WHAT YOU SHOULD DO: Each line in the records below, from the one that contains "Let -o(J)/4 = (J" to the one that contains "Answer: -7/2812 ≈ -0.0024893", should be reproduced exactly, the first and last included.

RECORDS TO USE:
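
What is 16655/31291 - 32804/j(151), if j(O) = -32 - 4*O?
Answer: 259265636/4975269 ≈ 52.111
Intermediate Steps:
j(O) = -32 - 4*O
16655/31291 - 32804/j(151) = 16655/31291 - 32804/(-32 - 4*151) = 16655*(1/31291) - 32804/(-32 - 604) = 16655/31291 - 32804/(-636) = 16655/31291 - 32804*(-1/636) = 16655/31291 + 8201/159 = 259265636/4975269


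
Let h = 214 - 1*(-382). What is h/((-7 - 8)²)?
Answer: 596/225 ≈ 2.6489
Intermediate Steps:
h = 596 (h = 214 + 382 = 596)
h/((-7 - 8)²) = 596/((-7 - 8)²) = 596/((-15)²) = 596/225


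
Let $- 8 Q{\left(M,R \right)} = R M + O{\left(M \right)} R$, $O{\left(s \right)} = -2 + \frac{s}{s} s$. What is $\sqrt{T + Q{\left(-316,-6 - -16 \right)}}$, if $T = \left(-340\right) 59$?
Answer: $\frac{i \sqrt{77070}}{2} \approx 138.81 i$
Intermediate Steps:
$O{\left(s \right)} = -2 + s$ ($O{\left(s \right)} = -2 + 1 s = -2 + s$)
$Q{\left(M,R \right)} = - \frac{M R}{8} - \frac{R \left(-2 + M\right)}{8}$ ($Q{\left(M,R \right)} = - \frac{R M + \left(-2 + M\right) R}{8} = - \frac{M R + R \left(-2 + M\right)}{8} = - \frac{M R}{8} - \frac{R \left(-2 + M\right)}{8}$)
$T = -20060$
$\sqrt{T + Q{\left(-316,-6 - -16 \right)}} = \sqrt{-20060 + \frac{\left(-6 - -16\right) \left(1 - -316\right)}{4}} = \sqrt{-20060 + \frac{\left(-6 + 16\right) \left(1 + 316\right)}{4}} = \sqrt{-20060 + \frac{1}{4} \cdot 10 \cdot 317} = \sqrt{-20060 + \frac{1585}{2}} = \sqrt{- \frac{38535}{2}} = \frac{i \sqrt{77070}}{2}$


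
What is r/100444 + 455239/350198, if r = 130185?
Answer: 1985142451/764680172 ≈ 2.5960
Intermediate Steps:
r/100444 + 455239/350198 = 130185/100444 + 455239/350198 = 130185*(1/100444) + 455239*(1/350198) = 130185/100444 + 19793/15226 = 1985142451/764680172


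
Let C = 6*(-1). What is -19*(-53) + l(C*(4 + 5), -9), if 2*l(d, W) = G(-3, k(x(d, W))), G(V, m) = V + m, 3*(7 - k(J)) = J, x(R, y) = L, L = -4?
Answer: 3029/3 ≈ 1009.7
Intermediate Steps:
x(R, y) = -4
C = -6
k(J) = 7 - J/3
l(d, W) = 8/3 (l(d, W) = (-3 + (7 - 1/3*(-4)))/2 = (-3 + (7 + 4/3))/2 = (-3 + 25/3)/2 = (1/2)*(16/3) = 8/3)
-19*(-53) + l(C*(4 + 5), -9) = -19*(-53) + 8/3 = 1007 + 8/3 = 3029/3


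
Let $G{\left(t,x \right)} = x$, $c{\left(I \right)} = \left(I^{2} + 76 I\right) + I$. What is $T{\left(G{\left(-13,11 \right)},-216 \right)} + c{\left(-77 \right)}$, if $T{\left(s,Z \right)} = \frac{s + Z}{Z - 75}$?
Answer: $\frac{205}{291} \approx 0.70447$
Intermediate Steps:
$c{\left(I \right)} = I^{2} + 77 I$
$T{\left(s,Z \right)} = \frac{Z + s}{-75 + Z}$
$T{\left(G{\left(-13,11 \right)},-216 \right)} + c{\left(-77 \right)} = \frac{-216 + 11}{-75 - 216} - 77 \left(77 - 77\right) = \frac{1}{-291} \left(-205\right) - 0 = \left(- \frac{1}{291}\right) \left(-205\right) + 0 = \frac{205}{291} + 0 = \frac{205}{291}$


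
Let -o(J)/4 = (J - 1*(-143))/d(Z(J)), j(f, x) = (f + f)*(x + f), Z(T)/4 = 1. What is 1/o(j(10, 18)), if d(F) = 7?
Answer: -7/2812 ≈ -0.0024893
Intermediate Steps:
Z(T) = 4 (Z(T) = 4*1 = 4)
j(f, x) = 2*f*(f + x) (j(f, x) = (2*f)*(f + x) = 2*f*(f + x))
o(J) = -572/7 - 4*J/7 (o(J) = -4*(J - 1*(-143))/7 = -4*(J + 143)/7 = -4*(143 + J)/7 = -4*(143/7 + J/7) = -572/7 - 4*J/7)
1/o(j(10, 18)) = 1/(-572/7 - 8*10*(10 + 18)/7) = 1/(-572/7 - 8*10*28/7) = 1/(-572/7 - 4/7*560) = 1/(-572/7 - 320) = 1/(-2812/7) = -7/2812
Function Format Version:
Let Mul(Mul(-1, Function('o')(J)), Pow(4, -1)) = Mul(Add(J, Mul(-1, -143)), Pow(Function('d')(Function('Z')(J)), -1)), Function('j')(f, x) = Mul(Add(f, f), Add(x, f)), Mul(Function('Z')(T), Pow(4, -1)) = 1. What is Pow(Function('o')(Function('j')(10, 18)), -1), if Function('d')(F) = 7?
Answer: Rational(-7, 2812) ≈ -0.0024893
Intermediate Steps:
Function('Z')(T) = 4 (Function('Z')(T) = Mul(4, 1) = 4)
Function('j')(f, x) = Mul(2, f, Add(f, x)) (Function('j')(f, x) = Mul(Mul(2, f), Add(f, x)) = Mul(2, f, Add(f, x)))
Function('o')(J) = Add(Rational(-572, 7), Mul(Rational(-4, 7), J)) (Function('o')(J) = Mul(-4, Mul(Add(J, Mul(-1, -143)), Pow(7, -1))) = Mul(-4, Mul(Add(J, 143), Rational(1, 7))) = Mul(-4, Mul(Add(143, J), Rational(1, 7))) = Mul(-4, Add(Rational(143, 7), Mul(Rational(1, 7), J))) = Add(Rational(-572, 7), Mul(Rational(-4, 7), J)))
Pow(Function('o')(Function('j')(10, 18)), -1) = Pow(Add(Rational(-572, 7), Mul(Rational(-4, 7), Mul(2, 10, Add(10, 18)))), -1) = Pow(Add(Rational(-572, 7), Mul(Rational(-4, 7), Mul(2, 10, 28))), -1) = Pow(Add(Rational(-572, 7), Mul(Rational(-4, 7), 560)), -1) = Pow(Add(Rational(-572, 7), -320), -1) = Pow(Rational(-2812, 7), -1) = Rational(-7, 2812)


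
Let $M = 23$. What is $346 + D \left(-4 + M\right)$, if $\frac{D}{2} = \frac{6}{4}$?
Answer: $403$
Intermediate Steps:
$D = 3$ ($D = 2 \cdot \frac{6}{4} = 2 \cdot 6 \cdot \frac{1}{4} = 2 \cdot \frac{3}{2} = 3$)
$346 + D \left(-4 + M\right) = 346 + 3 \left(-4 + 23\right) = 346 + 3 \cdot 19 = 346 + 57 = 403$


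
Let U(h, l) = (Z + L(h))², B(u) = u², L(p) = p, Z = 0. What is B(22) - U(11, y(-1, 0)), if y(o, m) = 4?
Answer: 363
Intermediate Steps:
U(h, l) = h² (U(h, l) = (0 + h)² = h²)
B(22) - U(11, y(-1, 0)) = 22² - 1*11² = 484 - 1*121 = 484 - 121 = 363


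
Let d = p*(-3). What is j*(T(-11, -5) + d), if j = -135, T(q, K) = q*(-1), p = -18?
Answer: -8775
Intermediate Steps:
T(q, K) = -q
d = 54 (d = -18*(-3) = 54)
j*(T(-11, -5) + d) = -135*(-1*(-11) + 54) = -135*(11 + 54) = -135*65 = -8775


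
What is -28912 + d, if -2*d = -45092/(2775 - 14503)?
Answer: -169551241/5864 ≈ -28914.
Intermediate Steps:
d = -11273/5864 (d = -(-22546)/(2775 - 14503) = -(-22546)/(-11728) = -(-22546)*(-1)/11728 = -½*11273/2932 = -11273/5864 ≈ -1.9224)
-28912 + d = -28912 - 11273/5864 = -169551241/5864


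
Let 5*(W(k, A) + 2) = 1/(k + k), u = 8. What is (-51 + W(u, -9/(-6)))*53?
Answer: -224667/80 ≈ -2808.3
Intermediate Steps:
W(k, A) = -2 + 1/(10*k) (W(k, A) = -2 + 1/(5*(k + k)) = -2 + 1/(5*((2*k))) = -2 + (1/(2*k))/5 = -2 + 1/(10*k))
(-51 + W(u, -9/(-6)))*53 = (-51 + (-2 + (⅒)/8))*53 = (-51 + (-2 + (⅒)*(⅛)))*53 = (-51 + (-2 + 1/80))*53 = (-51 - 159/80)*53 = -4239/80*53 = -224667/80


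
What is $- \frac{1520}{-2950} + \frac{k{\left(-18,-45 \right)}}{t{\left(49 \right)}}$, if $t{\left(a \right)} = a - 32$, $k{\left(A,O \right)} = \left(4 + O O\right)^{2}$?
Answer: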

RESPONSE BOX:
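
Let -o(J)/4 = (J - 1*(-143))/d(Z(J)), j(f, x) = (f + f)*(x + f), Z(T)/4 = 1. What is 1/o(j(10, 18)), if d(F) = 7?
Answer: -7/2812 ≈ -0.0024893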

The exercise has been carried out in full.